Segment Start: INPUT DATA
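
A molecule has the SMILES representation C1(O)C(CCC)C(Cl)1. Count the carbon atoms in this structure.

Atom tally by fragment:
  cyclopropane ring core → C:3 H:6
  (− 3 ring H displaced by substituents)
  + OH → O:1 H:1
  + CH2CH2CH3 → C:3 H:7
  + Cl → Cl:1
Element totals:
  C: 6
  H: 11
  Cl: 1
  O: 1

6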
Segment End: INPUT DATA
WORK ITEM: The records above must be set down again exactly as written.

SOLUTION BELOW:
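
A molecule has the SMILES representation C1(O)C(CCC)C(Cl)1. Count the carbon atoms in this structure.

Atom tally by fragment:
  cyclopropane ring core → C:3 H:6
  (− 3 ring H displaced by substituents)
  + OH → O:1 H:1
  + CH2CH2CH3 → C:3 H:7
  + Cl → Cl:1
Element totals:
  C: 6
  H: 11
  Cl: 1
  O: 1

6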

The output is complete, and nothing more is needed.